= YOUR ASSIGNMENT =
Send back the entries exactly as they were given.

= SUPPLIED INFORMATION =
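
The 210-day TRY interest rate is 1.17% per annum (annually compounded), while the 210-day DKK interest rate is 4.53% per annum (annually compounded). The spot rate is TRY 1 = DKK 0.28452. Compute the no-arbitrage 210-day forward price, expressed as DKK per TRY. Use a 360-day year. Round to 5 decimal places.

T = 210/360 years.
Growth of 1 DKK over T: (1 + 0.0453)^(210/360) = 1.0261808.
TRY growth factor: (1 + 0.0117)^(210/360) = 1.0068085.
Forward (DKK per TRY) = 0.28452 × 1.0261808 / 1.0068085 = 0.2899945.

0.28999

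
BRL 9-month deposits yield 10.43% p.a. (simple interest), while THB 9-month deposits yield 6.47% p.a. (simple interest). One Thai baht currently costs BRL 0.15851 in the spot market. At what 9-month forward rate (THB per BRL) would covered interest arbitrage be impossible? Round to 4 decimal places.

6.1350

T = 9/12 years.
Growth of 1 BRL over T: 1 + 0.1043×9/12 = 1.078225.
THB growth factor: 1 + 0.0647×9/12 = 1.048525.
CIP: F = S · (grow BRL)/(grow THB) = 0.15851 × 1.078225/1.048525 = 0.1629999 BRL per THB.
Quoted the other way: 1/0.1629999 = 6.1350 THB per BRL.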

= REPLY TO THE TASK =
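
The 210-day TRY interest rate is 1.17% per annum (annually compounded), while the 210-day DKK interest rate is 4.53% per annum (annually compounded). The spot rate is TRY 1 = DKK 0.28452. Compute the no-arbitrage 210-day forward price, expressed as DKK per TRY. Use a 360-day year. Round to 5 decimal places.

T = 210/360 years.
Growth of 1 DKK over T: (1 + 0.0453)^(210/360) = 1.0261808.
TRY growth factor: (1 + 0.0117)^(210/360) = 1.0068085.
Forward (DKK per TRY) = 0.28452 × 1.0261808 / 1.0068085 = 0.2899945.

0.28999

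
BRL 9-month deposits yield 10.43% p.a. (simple interest), while THB 9-month deposits yield 6.47% p.a. (simple interest). One Thai baht currently costs BRL 0.15851 in the spot market. At what 9-month forward rate (THB per BRL) would covered interest arbitrage be impossible? Round to 4 decimal places.

6.1350

T = 9/12 years.
Growth of 1 BRL over T: 1 + 0.1043×9/12 = 1.078225.
THB growth factor: 1 + 0.0647×9/12 = 1.048525.
CIP: F = S · (grow BRL)/(grow THB) = 0.15851 × 1.078225/1.048525 = 0.1629999 BRL per THB.
Quoted the other way: 1/0.1629999 = 6.1350 THB per BRL.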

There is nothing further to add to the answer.